##### THE DATA #####

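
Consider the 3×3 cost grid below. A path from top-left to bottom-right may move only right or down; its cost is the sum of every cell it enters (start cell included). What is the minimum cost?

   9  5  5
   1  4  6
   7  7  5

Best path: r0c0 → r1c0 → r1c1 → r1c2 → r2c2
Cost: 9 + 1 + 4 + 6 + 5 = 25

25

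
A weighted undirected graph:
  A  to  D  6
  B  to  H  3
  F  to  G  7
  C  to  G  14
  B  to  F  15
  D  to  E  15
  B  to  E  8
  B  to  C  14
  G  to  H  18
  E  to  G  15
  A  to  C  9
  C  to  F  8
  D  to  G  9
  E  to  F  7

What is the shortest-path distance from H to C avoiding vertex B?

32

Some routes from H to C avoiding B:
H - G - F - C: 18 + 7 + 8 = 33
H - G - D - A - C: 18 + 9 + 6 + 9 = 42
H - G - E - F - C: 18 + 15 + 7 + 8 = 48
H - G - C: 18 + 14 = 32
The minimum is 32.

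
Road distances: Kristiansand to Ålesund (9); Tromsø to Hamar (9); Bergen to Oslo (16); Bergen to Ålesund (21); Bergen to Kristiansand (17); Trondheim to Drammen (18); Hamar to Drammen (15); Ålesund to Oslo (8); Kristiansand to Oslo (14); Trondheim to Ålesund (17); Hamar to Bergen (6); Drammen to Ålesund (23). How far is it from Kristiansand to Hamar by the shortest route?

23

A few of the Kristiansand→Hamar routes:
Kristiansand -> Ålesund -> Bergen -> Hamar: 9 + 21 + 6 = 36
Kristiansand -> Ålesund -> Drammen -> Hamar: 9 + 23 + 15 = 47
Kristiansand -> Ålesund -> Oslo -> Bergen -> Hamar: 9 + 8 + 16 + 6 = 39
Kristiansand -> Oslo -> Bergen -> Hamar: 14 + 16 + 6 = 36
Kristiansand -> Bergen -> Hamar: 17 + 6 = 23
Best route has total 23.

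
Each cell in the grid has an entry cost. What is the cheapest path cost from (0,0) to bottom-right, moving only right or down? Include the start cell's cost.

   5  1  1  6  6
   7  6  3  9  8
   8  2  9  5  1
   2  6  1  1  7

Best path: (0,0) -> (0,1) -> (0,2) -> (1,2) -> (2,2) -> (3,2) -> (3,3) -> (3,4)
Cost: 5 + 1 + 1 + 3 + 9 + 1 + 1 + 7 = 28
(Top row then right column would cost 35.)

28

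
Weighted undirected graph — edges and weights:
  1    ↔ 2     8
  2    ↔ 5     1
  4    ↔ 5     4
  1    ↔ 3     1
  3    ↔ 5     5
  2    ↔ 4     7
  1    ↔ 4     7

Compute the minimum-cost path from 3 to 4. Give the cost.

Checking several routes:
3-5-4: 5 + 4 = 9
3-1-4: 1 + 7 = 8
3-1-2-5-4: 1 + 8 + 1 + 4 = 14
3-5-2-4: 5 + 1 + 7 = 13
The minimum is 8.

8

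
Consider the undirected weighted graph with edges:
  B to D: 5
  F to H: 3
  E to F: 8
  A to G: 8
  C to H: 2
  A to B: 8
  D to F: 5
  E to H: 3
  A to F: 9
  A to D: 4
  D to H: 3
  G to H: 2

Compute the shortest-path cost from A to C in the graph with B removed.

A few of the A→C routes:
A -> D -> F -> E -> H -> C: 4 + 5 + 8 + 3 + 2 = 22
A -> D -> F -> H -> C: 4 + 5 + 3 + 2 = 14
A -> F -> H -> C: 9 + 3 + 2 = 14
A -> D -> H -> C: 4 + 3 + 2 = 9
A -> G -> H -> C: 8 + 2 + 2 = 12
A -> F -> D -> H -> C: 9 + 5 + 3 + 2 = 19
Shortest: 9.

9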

#####

DIRECTIONS FOR THIS TASK — Whenever a line in the material contains the word "only", copy that line.

RESPONSE TO THIS TASK —
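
Consider the 3×3 cost grid below. A path from top-left to bottom-right may move only right or down; its cost is the sum of every cell it enters (start cell included). What is the minimum cost?
Each cell in the grid has an entry cost. What is the cheapest path cost from (0,0) to bottom-right, moving only right or down? Include the start cell's cost.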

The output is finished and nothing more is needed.